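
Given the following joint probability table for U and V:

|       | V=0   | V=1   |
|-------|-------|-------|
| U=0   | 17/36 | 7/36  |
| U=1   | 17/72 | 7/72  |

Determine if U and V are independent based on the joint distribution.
Marginal P(U) (row sums):
  P(U=0) = 17/36 + 7/36 = 2/3
  P(U=1) = 17/72 + 7/72 = 1/3
Marginal P(V) (column sums):
  P(V=0) = 17/36 + 17/72 = 17/24
  P(V=1) = 7/36 + 7/72 = 7/24

U and V are independent iff P(U=i,V=j) = P(U=i)·P(V=j) for every cell.
  P(U=0)·P(V=0) = 2/3 × 17/24 = 17/36 = P(U=0,V=0) ✓
  P(U=0)·P(V=1) = 2/3 × 7/24 = 7/36 = P(U=0,V=1) ✓
  P(U=1)·P(V=0) = 1/3 × 17/24 = 17/72 = P(U=1,V=0) ✓
  P(U=1)·P(V=1) = 1/3 × 7/24 = 7/72 = P(U=1,V=1) ✓

Yes, U and V are independent: every cell factors, so I(U;V) = 0 bits.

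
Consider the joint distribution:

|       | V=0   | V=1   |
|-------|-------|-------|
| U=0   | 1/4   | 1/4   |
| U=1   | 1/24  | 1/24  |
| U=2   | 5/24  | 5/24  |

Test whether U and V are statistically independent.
Marginal P(U) (row sums):
  P(U=0) = 1/4 + 1/4 = 1/2
  P(U=1) = 1/24 + 1/24 = 1/12
  P(U=2) = 5/24 + 5/24 = 5/12
Marginal P(V) (column sums):
  P(V=0) = 1/4 + 1/24 + 5/24 = 1/2
  P(V=1) = 1/4 + 1/24 + 5/24 = 1/2

U and V are independent iff P(U=i,V=j) = P(U=i)·P(V=j) for every cell.
  P(U=0)·P(V=0) = 1/2 × 1/2 = 1/4 = P(U=0,V=0) ✓
  P(U=0)·P(V=1) = 1/2 × 1/2 = 1/4 = P(U=0,V=1) ✓
  P(U=1)·P(V=0) = 1/12 × 1/2 = 1/24 = P(U=1,V=0) ✓
  P(U=1)·P(V=1) = 1/12 × 1/2 = 1/24 = P(U=1,V=1) ✓
  P(U=2)·P(V=0) = 5/12 × 1/2 = 5/24 = P(U=2,V=0) ✓
  P(U=2)·P(V=1) = 5/12 × 1/2 = 5/24 = P(U=2,V=1) ✓

Yes, U and V are independent: every cell factors, so I(U;V) = 0 bits.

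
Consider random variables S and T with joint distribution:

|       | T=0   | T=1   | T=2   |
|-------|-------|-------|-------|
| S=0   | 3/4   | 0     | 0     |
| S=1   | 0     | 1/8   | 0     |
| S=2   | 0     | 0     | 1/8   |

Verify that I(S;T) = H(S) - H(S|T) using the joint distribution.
Left side, from I(S;T) = H(S) + H(T) - H(S,T):
Marginal P(S) (row sums):
  P(S=0) = 3/4 + 0 + 0 = 3/4
  P(S=1) = 0 + 1/8 + 0 = 1/8
  P(S=2) = 0 + 0 + 1/8 = 1/8
Marginal P(T) (column sums):
  P(T=0) = 3/4 + 0 + 0 = 3/4
  P(T=1) = 0 + 1/8 + 0 = 1/8
  P(T=2) = 0 + 0 + 1/8 = 1/8

H(S) = -[(3/4)·log₂(3/4) + (1/8)·log₂(1/8) + (1/8)·log₂(1/8)]
  = 0.3113 + 0.3750 + 0.3750
  = 1.0613 bits
H(T) = -[(3/4)·log₂(3/4) + (1/8)·log₂(1/8) + (1/8)·log₂(1/8)]
  = 0.3113 + 0.3750 + 0.3750
  = 1.0613 bits
H(S,T) = -[(3/4)·log₂(3/4) + (1/8)·log₂(1/8) + (1/8)·log₂(1/8)]
  = 0.3113 + 0.3750 + 0.3750
  = 1.0613 bits

I(S;T) = H(S) + H(T) - H(S,T)
  = 1.0613 + 1.0613 - 1.0613
  = 1.0613 bits

Right side, with H(S|T) computed directly from the conditional probabilities:
H(S|T) = -Σ P(S,T)·log₂ P(S|T), where P(S|T) = P(S,T) / P(T)
  (cells with P(S,T) = 0 contribute 0)
  (S=0,T=0): P(S|T) = (3/4)/(3/4) = 1;  -(3/4)·log₂(1) = 0.0000
  (S=1,T=1): P(S|T) = (1/8)/(1/8) = 1;  -(1/8)·log₂(1) = 0.0000
  (S=2,T=2): P(S|T) = (1/8)/(1/8) = 1;  -(1/8)·log₂(1) = 0.0000
H(S|T) = 0.0000 + 0.0000 + 0.0000
  = 0.0000 bits
H(S) - H(S|T) = 1.0613 - 0.0000 = 1.0613 bits

Both sides equal 1.0613 bits, so I(S;T) = H(S) - H(S|T) ✓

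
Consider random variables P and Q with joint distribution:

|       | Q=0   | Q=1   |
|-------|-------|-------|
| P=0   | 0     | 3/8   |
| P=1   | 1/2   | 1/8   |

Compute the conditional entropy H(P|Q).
Marginal P(Q) (column sums):
  P(Q=0) = 0 + 1/2 = 1/2
  P(Q=1) = 3/8 + 1/8 = 1/2

H(P|Q) = -Σ P(P,Q)·log₂ P(P|Q), where P(P|Q) = P(P,Q) / P(Q)
  (cells with P(P,Q) = 0 contribute 0)
  (P=0,Q=1): P(P|Q) = (3/8)/(1/2) = 3/4;  -(3/8)·log₂(3/4) = 0.1556
  (P=1,Q=0): P(P|Q) = (1/2)/(1/2) = 1;  -(1/2)·log₂(1) = 0.0000
  (P=1,Q=1): P(P|Q) = (1/8)/(1/2) = 1/4;  -(1/8)·log₂(1/4) = 0.2500
H(P|Q) = 0.1556 + 0.0000 + 0.2500
  = 0.4056 bits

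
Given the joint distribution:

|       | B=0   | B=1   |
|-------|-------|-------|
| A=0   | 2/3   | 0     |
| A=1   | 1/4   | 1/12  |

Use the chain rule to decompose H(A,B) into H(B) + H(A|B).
By the chain rule: H(A,B) = H(B) + H(A|B)

Marginal P(B) (column sums):
  P(B=0) = 2/3 + 1/4 = 11/12
  P(B=1) = 0 + 1/12 = 1/12
H(B) = -[(11/12)·log₂(11/12) + (1/12)·log₂(1/12)]
  = 0.1151 + 0.2987
  = 0.4138 bits
H(A|B) = -Σ P(A,B)·log₂ P(A|B), where P(A|B) = P(A,B) / P(B)
  (cells with P(A,B) = 0 contribute 0)
  (A=0,B=0): P(A|B) = (2/3)/(11/12) = 8/11;  -(2/3)·log₂(8/11) = 0.3063
  (A=1,B=0): P(A|B) = (1/4)/(11/12) = 3/11;  -(1/4)·log₂(3/11) = 0.4686
  (A=1,B=1): P(A|B) = (1/12)/(1/12) = 1;  -(1/12)·log₂(1) = 0.0000
H(A|B) = 0.3063 + 0.4686 + 0.0000
  = 0.7749 bits

H(A,B) = H(B) + H(A|B) = 0.4138 + 0.7749 = 1.1887 bits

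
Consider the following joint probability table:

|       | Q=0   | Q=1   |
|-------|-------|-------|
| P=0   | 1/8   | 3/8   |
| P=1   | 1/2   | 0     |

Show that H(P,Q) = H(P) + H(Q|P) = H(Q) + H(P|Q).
Marginal P(P) (row sums):
  P(P=0) = 1/8 + 3/8 = 1/2
  P(P=1) = 1/2 + 0 = 1/2
Marginal P(Q) (column sums):
  P(Q=0) = 1/8 + 1/2 = 5/8
  P(Q=1) = 3/8 + 0 = 3/8

Decomposition 1: H(P) + H(Q|P)
H(P) = -[(1/2)·log₂(1/2) + (1/2)·log₂(1/2)]
  = 0.5000 + 0.5000
  = 1.0000 bits
H(Q|P) = -Σ P(P,Q)·log₂ P(Q|P), where P(Q|P) = P(P,Q) / P(P)
  (cells with P(P,Q) = 0 contribute 0)
  (P=0,Q=0): P(Q|P) = (1/8)/(1/2) = 1/4;  -(1/8)·log₂(1/4) = 0.2500
  (P=0,Q=1): P(Q|P) = (3/8)/(1/2) = 3/4;  -(3/8)·log₂(3/4) = 0.1556
  (P=1,Q=0): P(Q|P) = (1/2)/(1/2) = 1;  -(1/2)·log₂(1) = 0.0000
H(Q|P) = 0.2500 + 0.1556 + 0.0000
  = 0.4056 bits
H(P) + H(Q|P) = 1.0000 + 0.4056 = 1.4056 bits

Decomposition 2: H(Q) + H(P|Q)
H(Q) = -[(5/8)·log₂(5/8) + (3/8)·log₂(3/8)]
  = 0.4238 + 0.5306
  = 0.9544 bits
H(P|Q) = -Σ P(P,Q)·log₂ P(P|Q), where P(P|Q) = P(P,Q) / P(Q)
  (cells with P(P,Q) = 0 contribute 0)
  (P=0,Q=0): P(P|Q) = (1/8)/(5/8) = 1/5;  -(1/8)·log₂(1/5) = 0.2902
  (P=0,Q=1): P(P|Q) = (3/8)/(3/8) = 1;  -(3/8)·log₂(1) = 0.0000
  (P=1,Q=0): P(P|Q) = (1/2)/(5/8) = 4/5;  -(1/2)·log₂(4/5) = 0.1610
H(P|Q) = 0.2902 + 0.0000 + 0.1610
  = 0.4512 bits
H(Q) + H(P|Q) = 0.9544 + 0.4512 = 1.4056 bits

Direct computation of the joint entropy:
H(P,Q) = -[(1/8)·log₂(1/8) + (3/8)·log₂(3/8) + (1/2)·log₂(1/2)]
  = 0.3750 + 0.5306 + 0.5000
  = 1.4056 bits

All three agree: H(P,Q) = 1.4056 bits ✓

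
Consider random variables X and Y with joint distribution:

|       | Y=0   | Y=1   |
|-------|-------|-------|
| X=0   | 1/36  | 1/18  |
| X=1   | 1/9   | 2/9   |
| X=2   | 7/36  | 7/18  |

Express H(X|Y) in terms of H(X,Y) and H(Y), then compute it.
H(X|Y) = H(X,Y) - H(Y)

Marginal P(Y) (column sums):
  P(Y=0) = 1/36 + 1/9 + 7/36 = 1/3
  P(Y=1) = 1/18 + 2/9 + 7/18 = 2/3

H(X,Y) = -[(1/36)·log₂(1/36) + (1/18)·log₂(1/18) + (1/9)·log₂(1/9) + (2/9)·log₂(2/9) + (7/36)·log₂(7/36) + (7/18)·log₂(7/18)]
  = 0.1436 + 0.2317 + 0.3522 + 0.4822 + 0.4594 + 0.5299
  = 2.1990 bits
H(Y) = -[(1/3)·log₂(1/3) + (2/3)·log₂(2/3)]
  = 0.5283 + 0.3900
  = 0.9183 bits

H(X|Y) = 2.1990 - 0.9183 = 1.2807 bits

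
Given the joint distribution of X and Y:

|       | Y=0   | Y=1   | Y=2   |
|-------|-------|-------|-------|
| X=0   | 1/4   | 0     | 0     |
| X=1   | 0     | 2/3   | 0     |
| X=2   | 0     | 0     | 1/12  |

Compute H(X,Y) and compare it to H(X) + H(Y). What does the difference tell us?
Marginal P(X) (row sums):
  P(X=0) = 1/4 + 0 + 0 = 1/4
  P(X=1) = 0 + 2/3 + 0 = 2/3
  P(X=2) = 0 + 0 + 1/12 = 1/12
Marginal P(Y) (column sums):
  P(Y=0) = 1/4 + 0 + 0 = 1/4
  P(Y=1) = 0 + 2/3 + 0 = 2/3
  P(Y=2) = 0 + 0 + 1/12 = 1/12

H(X,Y) = -[(1/4)·log₂(1/4) + (2/3)·log₂(2/3) + (1/12)·log₂(1/12)]
  = 0.5000 + 0.3900 + 0.2987
  = 1.1887 bits
H(X) = -[(1/4)·log₂(1/4) + (2/3)·log₂(2/3) + (1/12)·log₂(1/12)]
  = 0.5000 + 0.3900 + 0.2987
  = 1.1887 bits
H(Y) = -[(1/4)·log₂(1/4) + (2/3)·log₂(2/3) + (1/12)·log₂(1/12)]
  = 0.5000 + 0.3900 + 0.2987
  = 1.1887 bits

H(X) + H(Y) = 1.1887 + 1.1887 = 2.3774 bits
Difference: H(X) + H(Y) - H(X,Y) = 2.3774 - 1.1887 = 1.1887 bits = I(X;Y)

The difference is the mutual information; it is positive here, so X and Y are dependent (knowing one reduces uncertainty about the other by 1.1887 bits).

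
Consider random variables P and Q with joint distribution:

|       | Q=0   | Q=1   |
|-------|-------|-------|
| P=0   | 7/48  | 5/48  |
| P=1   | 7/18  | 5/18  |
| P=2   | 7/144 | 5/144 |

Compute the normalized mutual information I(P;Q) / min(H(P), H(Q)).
Marginal P(P) (row sums):
  P(P=0) = 7/48 + 5/48 = 1/4
  P(P=1) = 7/18 + 5/18 = 2/3
  P(P=2) = 7/144 + 5/144 = 1/12
Marginal P(Q) (column sums):
  P(Q=0) = 7/48 + 7/18 + 7/144 = 7/12
  P(Q=1) = 5/48 + 5/18 + 5/144 = 5/12

H(P) = -[(1/4)·log₂(1/4) + (2/3)·log₂(2/3) + (1/12)·log₂(1/12)]
  = 0.5000 + 0.3900 + 0.2987
  = 1.1887 bits
H(Q) = -[(7/12)·log₂(7/12) + (5/12)·log₂(5/12)]
  = 0.4536 + 0.5263
  = 0.9799 bits
H(P,Q) = -[(7/48)·log₂(7/48) + (5/48)·log₂(5/48) + (7/18)·log₂(7/18) + (5/18)·log₂(5/18) + (7/144)·log₂(7/144) + (5/144)·log₂(5/144)]
  = 0.4051 + 0.3399 + 0.5299 + 0.5133 + 0.2121 + 0.1683
  = 2.1686 bits

I(P;Q) = H(P) + H(Q) - H(P,Q)
  = 1.1887 + 0.9799 - 2.1686
  = 0.0000 bits

min(H(P), H(Q)) = min(1.1887, 0.9799) = 0.9799 bits
Normalized MI = 0.0000 / 0.9799 = 0.0000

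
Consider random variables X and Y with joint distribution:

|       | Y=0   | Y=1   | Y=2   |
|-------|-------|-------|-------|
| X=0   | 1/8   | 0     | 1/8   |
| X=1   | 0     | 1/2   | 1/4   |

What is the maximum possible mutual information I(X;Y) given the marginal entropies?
The upper bound on mutual information is I(X;Y) ≤ min(H(X), H(Y)).

Marginal P(X) (row sums):
  P(X=0) = 1/8 + 0 + 1/8 = 1/4
  P(X=1) = 0 + 1/2 + 1/4 = 3/4
Marginal P(Y) (column sums):
  P(Y=0) = 1/8 + 0 = 1/8
  P(Y=1) = 0 + 1/2 = 1/2
  P(Y=2) = 1/8 + 1/4 = 3/8

H(X) = -[(1/4)·log₂(1/4) + (3/4)·log₂(3/4)]
  = 0.5000 + 0.3113
  = 0.8113 bits
H(Y) = -[(1/8)·log₂(1/8) + (1/2)·log₂(1/2) + (3/8)·log₂(3/8)]
  = 0.3750 + 0.5000 + 0.5306
  = 1.4056 bits

Maximum possible I(X;Y) = min(0.8113, 1.4056) = 0.8113 bits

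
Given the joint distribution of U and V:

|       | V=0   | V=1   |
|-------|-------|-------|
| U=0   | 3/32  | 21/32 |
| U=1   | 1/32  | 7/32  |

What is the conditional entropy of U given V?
Marginal P(V) (column sums):
  P(V=0) = 3/32 + 1/32 = 1/8
  P(V=1) = 21/32 + 7/32 = 7/8

H(U|V) = -Σ P(U,V)·log₂ P(U|V), where P(U|V) = P(U,V) / P(V)
  (U=0,V=0): P(U|V) = (3/32)/(1/8) = 3/4;  -(3/32)·log₂(3/4) = 0.0389
  (U=0,V=1): P(U|V) = (21/32)/(7/8) = 3/4;  -(21/32)·log₂(3/4) = 0.2724
  (U=1,V=0): P(U|V) = (1/32)/(1/8) = 1/4;  -(1/32)·log₂(1/4) = 0.0625
  (U=1,V=1): P(U|V) = (7/32)/(7/8) = 1/4;  -(7/32)·log₂(1/4) = 0.4375
H(U|V) = 0.0389 + 0.2724 + 0.0625 + 0.4375
  = 0.8113 bits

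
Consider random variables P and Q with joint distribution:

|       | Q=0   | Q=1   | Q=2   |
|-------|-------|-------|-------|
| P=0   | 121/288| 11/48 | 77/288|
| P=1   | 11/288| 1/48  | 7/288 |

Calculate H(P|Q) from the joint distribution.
Marginal P(Q) (column sums):
  P(Q=0) = 121/288 + 11/288 = 11/24
  P(Q=1) = 11/48 + 1/48 = 1/4
  P(Q=2) = 77/288 + 7/288 = 7/24

H(P|Q) = -Σ P(P,Q)·log₂ P(P|Q), where P(P|Q) = P(P,Q) / P(Q)
  (P=0,Q=0): P(P|Q) = (121/288)/(11/24) = 11/12;  -(121/288)·log₂(11/12) = 0.0527
  (P=0,Q=1): P(P|Q) = (11/48)/(1/4) = 11/12;  -(11/48)·log₂(11/12) = 0.0288
  (P=0,Q=2): P(P|Q) = (77/288)/(7/24) = 11/12;  -(77/288)·log₂(11/12) = 0.0336
  (P=1,Q=0): P(P|Q) = (11/288)/(11/24) = 1/12;  -(11/288)·log₂(1/12) = 0.1369
  (P=1,Q=1): P(P|Q) = (1/48)/(1/4) = 1/12;  -(1/48)·log₂(1/12) = 0.0747
  (P=1,Q=2): P(P|Q) = (7/288)/(7/24) = 1/12;  -(7/288)·log₂(1/12) = 0.0871
H(P|Q) = 0.0527 + 0.0288 + 0.0336 + 0.1369 + 0.0747 + 0.0871
  = 0.4138 bits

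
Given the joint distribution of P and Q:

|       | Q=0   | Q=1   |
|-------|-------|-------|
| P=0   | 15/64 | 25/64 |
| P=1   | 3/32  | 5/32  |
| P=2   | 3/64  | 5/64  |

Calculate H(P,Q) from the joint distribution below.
H(P,Q) = -Σ P(P,Q) log₂ P(P,Q), summed over the non-zero cells:
H(P,Q) = -[(15/64)·log₂(15/64) + (25/64)·log₂(25/64) + (3/32)·log₂(3/32) + (5/32)·log₂(5/32) + (3/64)·log₂(3/64) + (5/64)·log₂(5/64)]
  = 0.4906 + 0.5297 + 0.3202 + 0.4184 + 0.2070 + 0.2873
  = 2.2532 bits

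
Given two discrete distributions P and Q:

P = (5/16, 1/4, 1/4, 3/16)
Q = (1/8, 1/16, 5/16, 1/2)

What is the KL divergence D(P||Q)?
D(P||Q) = Σ P(i) log₂(P(i)/Q(i))
  i=0: (5/16) × log₂((5/16)/(1/8)) = (5/16) × log₂(5/2) = 0.4131
  i=1: (1/4) × log₂((1/4)/(1/16)) = (1/4) × log₂(4) = 0.5000
  i=2: (1/4) × log₂((1/4)/(5/16)) = (1/4) × log₂(4/5) = -0.0805
  i=3: (3/16) × log₂((3/16)/(1/2)) = (3/16) × log₂(3/8) = -0.2653
D(P||Q) = 0.4131 + 0.5000 - 0.0805 - 0.2653
  = 0.5673 bits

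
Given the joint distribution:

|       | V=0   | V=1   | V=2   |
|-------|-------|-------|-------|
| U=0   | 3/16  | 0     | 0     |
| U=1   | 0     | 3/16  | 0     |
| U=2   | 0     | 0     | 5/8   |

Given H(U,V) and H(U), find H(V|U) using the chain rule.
From the chain rule: H(U,V) = H(U) + H(V|U)
Therefore: H(V|U) = H(U,V) - H(U)

H(U,V) = -[(3/16)·log₂(3/16) + (3/16)·log₂(3/16) + (5/8)·log₂(5/8)]
  = 0.4528 + 0.4528 + 0.4238
  = 1.3294 bits
Marginal P(U) (row sums):
  P(U=0) = 3/16 + 0 + 0 = 3/16
  P(U=1) = 0 + 3/16 + 0 = 3/16
  P(U=2) = 0 + 0 + 5/8 = 5/8
H(U) = -[(3/16)·log₂(3/16) + (3/16)·log₂(3/16) + (5/8)·log₂(5/8)]
  = 0.4528 + 0.4528 + 0.4238
  = 1.3294 bits

H(V|U) = 1.3294 - 1.3294 = 0.0000 bits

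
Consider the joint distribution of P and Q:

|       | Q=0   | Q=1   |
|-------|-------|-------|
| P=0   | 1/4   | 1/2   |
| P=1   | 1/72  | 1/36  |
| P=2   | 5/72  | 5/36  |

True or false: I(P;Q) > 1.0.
Marginal P(P) (row sums):
  P(P=0) = 1/4 + 1/2 = 3/4
  P(P=1) = 1/72 + 1/36 = 1/24
  P(P=2) = 5/72 + 5/36 = 5/24
Marginal P(Q) (column sums):
  P(Q=0) = 1/4 + 1/72 + 5/72 = 1/3
  P(Q=1) = 1/2 + 1/36 + 5/36 = 2/3

H(P) = -[(3/4)·log₂(3/4) + (1/24)·log₂(1/24) + (5/24)·log₂(5/24)]
  = 0.3113 + 0.1910 + 0.4715
  = 0.9738 bits
H(Q) = -[(1/3)·log₂(1/3) + (2/3)·log₂(2/3)]
  = 0.5283 + 0.3900
  = 0.9183 bits
H(P,Q) = -[(1/4)·log₂(1/4) + (1/2)·log₂(1/2) + (1/72)·log₂(1/72) + (1/36)·log₂(1/36) + (5/72)·log₂(5/72) + (5/36)·log₂(5/36)]
  = 0.5000 + 0.5000 + 0.0857 + 0.1436 + 0.2672 + 0.3956
  = 1.8921 bits

I(P;Q) = H(P) + H(Q) - H(P,Q)
  = 0.9738 + 0.9183 - 1.8921
  = 0.0000 bits

False. I(P;Q) = 0.0000 bits, which is ≤ 1.0 bits.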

════════════════════

TASK DIRECTIONS: Pick out, from the lines above, every one that contains the string "following".

OUTPUT OF THE EXERCISE:
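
Given the following joint probability table for U and V:
Consider the following joint probability table: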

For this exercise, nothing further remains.